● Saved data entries
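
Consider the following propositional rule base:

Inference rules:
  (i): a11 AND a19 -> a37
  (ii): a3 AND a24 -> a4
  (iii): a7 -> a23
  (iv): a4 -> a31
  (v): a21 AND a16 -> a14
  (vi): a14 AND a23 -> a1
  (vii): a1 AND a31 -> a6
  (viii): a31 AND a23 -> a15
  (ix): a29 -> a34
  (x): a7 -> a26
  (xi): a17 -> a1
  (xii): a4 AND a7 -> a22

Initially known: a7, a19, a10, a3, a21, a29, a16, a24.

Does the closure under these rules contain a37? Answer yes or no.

no

Round 1: (ii) [a3 AND a24 -> a4]; (iii) [a7 -> a23]; (v) [a21 AND a16 -> a14]; (ix) [a29 -> a34]; (x) [a7 -> a26]. New: a4, a23, a14, a34, a26.
Round 2: (iv) [a4 -> a31]; (vi) [a14 AND a23 -> a1]; (xii) [a4 AND a7 -> a22]. New: a31, a1, a22.
Round 3: (vii) [a1 AND a31 -> a6]; (viii) [a31 AND a23 -> a15]. New: a6, a15.
Fixed point reached. a37 is concluded only by (i); (i) needs a11 (never derived).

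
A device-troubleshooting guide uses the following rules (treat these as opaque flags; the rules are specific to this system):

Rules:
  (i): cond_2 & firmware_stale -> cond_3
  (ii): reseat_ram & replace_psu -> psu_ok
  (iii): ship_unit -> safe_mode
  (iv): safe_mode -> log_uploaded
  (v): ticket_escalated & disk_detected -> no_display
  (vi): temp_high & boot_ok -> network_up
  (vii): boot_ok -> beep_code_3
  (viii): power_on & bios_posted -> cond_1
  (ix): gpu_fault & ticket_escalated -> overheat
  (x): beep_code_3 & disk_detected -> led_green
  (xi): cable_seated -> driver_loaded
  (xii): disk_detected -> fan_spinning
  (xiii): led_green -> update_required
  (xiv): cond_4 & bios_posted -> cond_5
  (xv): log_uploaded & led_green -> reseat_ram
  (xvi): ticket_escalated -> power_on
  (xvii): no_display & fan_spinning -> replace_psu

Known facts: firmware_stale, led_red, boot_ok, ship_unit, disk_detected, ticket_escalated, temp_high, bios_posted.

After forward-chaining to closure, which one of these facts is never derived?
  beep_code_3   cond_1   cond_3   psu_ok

cond_3

[1] (iii) [ship_unit -> safe_mode]; (v) [ticket_escalated & disk_detected -> no_display]; (vi) [temp_high & boot_ok -> network_up]; (vii) [boot_ok -> beep_code_3]; (xii) [disk_detected -> fan_spinning]; (xvi) [ticket_escalated -> power_on]. ⇒ new: safe_mode, no_display, network_up, beep_code_3, fan_spinning, power_on.
[2] (iv) [safe_mode -> log_uploaded]; (viii) [power_on & bios_posted -> cond_1]; (x) [beep_code_3 & disk_detected -> led_green]; (xvii) [no_display & fan_spinning -> replace_psu]. ⇒ new: log_uploaded, cond_1, led_green, replace_psu.
[3] (xiii) [led_green -> update_required]; (xv) [log_uploaded & led_green -> reseat_ram]. ⇒ new: update_required, reseat_ram.
[4] (ii) [reseat_ram & replace_psu -> psu_ok]. ⇒ new: psu_ok.
Derived: beep_code_3 (round 1), psu_ok (round 4), cond_1 (round 2). cond_3 never appears in any round.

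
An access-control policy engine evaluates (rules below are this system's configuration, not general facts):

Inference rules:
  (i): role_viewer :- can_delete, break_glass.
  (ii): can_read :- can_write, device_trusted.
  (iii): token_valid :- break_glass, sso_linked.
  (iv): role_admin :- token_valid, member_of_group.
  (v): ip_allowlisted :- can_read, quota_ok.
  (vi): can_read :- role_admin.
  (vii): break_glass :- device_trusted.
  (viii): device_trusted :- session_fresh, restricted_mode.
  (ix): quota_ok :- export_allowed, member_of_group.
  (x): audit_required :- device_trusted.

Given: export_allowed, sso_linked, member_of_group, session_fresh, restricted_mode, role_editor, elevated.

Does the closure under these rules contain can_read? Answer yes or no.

yes

Round 1: (viii) [device_trusted :- session_fresh, restricted_mode.]; (ix) [quota_ok :- export_allowed, member_of_group.]. New: device_trusted, quota_ok.
Round 2: (vii) [break_glass :- device_trusted.]; (x) [audit_required :- device_trusted.]. New: break_glass, audit_required.
Round 3: (iii) [token_valid :- break_glass, sso_linked.]. New: token_valid.
Round 4: (iv) [role_admin :- token_valid, member_of_group.]. New: role_admin.
Round 5: (vi) [can_read :- role_admin.]. New: can_read.
Round 6: (v) [ip_allowlisted :- can_read, quota_ok.]. New: ip_allowlisted.
can_read appears in round 5, so it is derivable.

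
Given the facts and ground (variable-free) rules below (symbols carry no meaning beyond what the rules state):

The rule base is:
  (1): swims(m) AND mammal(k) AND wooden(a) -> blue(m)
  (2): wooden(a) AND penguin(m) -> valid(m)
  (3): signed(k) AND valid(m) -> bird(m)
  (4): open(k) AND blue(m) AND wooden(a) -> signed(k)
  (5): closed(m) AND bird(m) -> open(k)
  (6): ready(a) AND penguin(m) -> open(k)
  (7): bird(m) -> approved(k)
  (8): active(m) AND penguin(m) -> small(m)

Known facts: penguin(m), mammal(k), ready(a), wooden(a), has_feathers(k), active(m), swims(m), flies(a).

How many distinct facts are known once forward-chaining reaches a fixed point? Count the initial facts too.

Round 1 — (1), (2), (6), (8), derive blue(m), valid(m), open(k), small(m).
Round 2 — (4), derive signed(k).
Round 3 — (3), derive bird(m).
Round 4 — (7), derive approved(k).
Closure: {active(m), approved(k), bird(m), blue(m), flies(a), has_feathers(k), mammal(k), open(k), penguin(m), ready(a), signed(k), small(m), swims(m), valid(m), wooden(a)} — 15 facts.

15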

● WHAT YOU SHOULD DO
Spot every line in the entries that includes the word "following", and copy each one out.

● ANSWER FOR THE TASK
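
Consider the following propositional rule base:
A device-troubleshooting guide uses the following rules (treat these as opaque flags; the rules are specific to this system):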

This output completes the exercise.